▶ **WHAT YOU WILL DO**: Among the lines below, take the one holding "Measurements arrive over", the one holding "step 2: z = [1]", and all lines between them. Set them down exactly.

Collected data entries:
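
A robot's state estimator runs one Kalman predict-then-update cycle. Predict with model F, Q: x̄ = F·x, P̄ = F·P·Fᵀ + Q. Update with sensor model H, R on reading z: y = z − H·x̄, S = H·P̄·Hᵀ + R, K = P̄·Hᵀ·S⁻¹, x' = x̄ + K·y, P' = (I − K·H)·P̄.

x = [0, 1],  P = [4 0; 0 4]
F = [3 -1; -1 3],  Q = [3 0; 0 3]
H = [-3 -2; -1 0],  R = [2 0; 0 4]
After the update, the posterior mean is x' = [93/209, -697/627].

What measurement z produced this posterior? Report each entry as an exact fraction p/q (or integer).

z = [1, -1]

x̄ = F·x = [-1, 3]
P̄ = F·P·Fᵀ + Q = [43 -24; -24 43]
S = H·P̄·Hᵀ + R = [273 81; 81 47]
K = P̄·Hᵀ·S⁻¹ = [-54/1045 -863/1045; -1301/3135 1281/1045]
x' − x̄ = [302/209, -2578/627] = K·y
y = (KᵀK)⁻¹·Kᵀ·(x' − x̄) = [4, -2]
z = y + H·x̄ = [4, -2] + [-3, 1] = [1, -1]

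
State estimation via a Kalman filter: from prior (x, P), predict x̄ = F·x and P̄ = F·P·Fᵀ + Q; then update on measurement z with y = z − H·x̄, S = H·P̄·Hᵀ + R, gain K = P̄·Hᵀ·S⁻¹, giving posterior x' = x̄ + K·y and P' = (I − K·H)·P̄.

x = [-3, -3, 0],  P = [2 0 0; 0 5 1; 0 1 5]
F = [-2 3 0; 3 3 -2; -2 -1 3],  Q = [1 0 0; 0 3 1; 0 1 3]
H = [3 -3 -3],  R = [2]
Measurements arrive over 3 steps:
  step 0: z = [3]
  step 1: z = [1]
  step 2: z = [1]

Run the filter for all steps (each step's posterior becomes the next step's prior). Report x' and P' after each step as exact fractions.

step 0: x̄ = F·x = [-3, -18, 9]
step 0: P̄ = F·P·Fᵀ + Q = [54 27 2; 27 74 -45; 2 -45 55]
step 0: y = z − H·x̄ = [-15]
step 0: S = H·P̄·Hᵀ + R = [317]
step 0: K = P̄·Hᵀ·S⁻¹ = [75/317; -6/317; -24/317]
step 0: x' = x̄ + K·y = [-2076/317, -5616/317, 3213/317]
step 0: P' = (I − K·H)·P̄ = [11493/317 9009/317 2434/317; 9009/317 23422/317 -14409/317; 2434/317 -14409/317 16859/317]
step 1: x̄ = F·x = [-12696/317, -29502/317, 19407/317]
step 1: P̄ = F·P·Fᵀ + Q = [148979/317 265057/317 -204615/317; 265057/317 688484/317 -447999/317; -204615/317 -447999/317 315358/317]
step 1: y = z − H·x̄ = [8120/317]
step 1: S = H·P̄·Hᵀ + R = [1224085/317]
step 1: K = P̄·Hᵀ·S⁻¹ = [265611/1224085; 73716/1224085; -215922/1224085]
step 1: x' = x̄ + K·y = [-8444304/244817, -22406550/244817, 13881723/244817]
step 1: P' = (I − K·H)·P̄ = [352724782/1224085 961742957/1224085 -609195249/1224085; 961742957/1224085 2641416052/1224085 -1679722239/1224085; -609195249/1224085 -1679722239/1224085 1070670938/1224085]
step 2: x̄ = F·x = [-50331042/244817, -120316008/244817, 80940327/244817]
step 2: P̄ = F·P·Fᵀ + Q = [13643952197/1224085 6436635417/244817 -21822649513/1224085; 6436635417/244817 15202401319/244817 -10303113574/244817; -21822649513/1224085 -10303113574/244817 34927674127/1224085]
step 2: y = z − H·x̄ = [1947700/14401]
step 2: S = H·P̄·Hᵀ + R = [88063841/14401]
step 2: K = P̄·Hᵀ·S⁻¹ = [115885575/88063841; 271296648/88063841; -184756086/88063841]
step 2: x' = x̄ + K·y = [-41335268022/1497085297, -111979280328/1497085297, 70167057807/1497085297]
step 2: P' = (I − K·H)·P̄ = [4168751126752/7485426485 2247453725697/1497085297 -7075084350983/7485426485; 2247453725697/1497085297 6079441837511/1497085297 -3835062807158/1497085297; -7075084350983/7485426485 -3835062807158/1497085297 12110699196347/7485426485]

step 0: x' = [-2076/317, -5616/317, 3213/317], P' = [11493/317 9009/317 2434/317; 9009/317 23422/317 -14409/317; 2434/317 -14409/317 16859/317]
step 1: x' = [-8444304/244817, -22406550/244817, 13881723/244817], P' = [352724782/1224085 961742957/1224085 -609195249/1224085; 961742957/1224085 2641416052/1224085 -1679722239/1224085; -609195249/1224085 -1679722239/1224085 1070670938/1224085]
step 2: x' = [-41335268022/1497085297, -111979280328/1497085297, 70167057807/1497085297], P' = [4168751126752/7485426485 2247453725697/1497085297 -7075084350983/7485426485; 2247453725697/1497085297 6079441837511/1497085297 -3835062807158/1497085297; -7075084350983/7485426485 -3835062807158/1497085297 12110699196347/7485426485]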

▶ **OUTPUT OF THE EXERCISE**:
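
Measurements arrive over 3 steps:
  step 0: z = [3]
  step 1: z = [1]
  step 2: z = [1]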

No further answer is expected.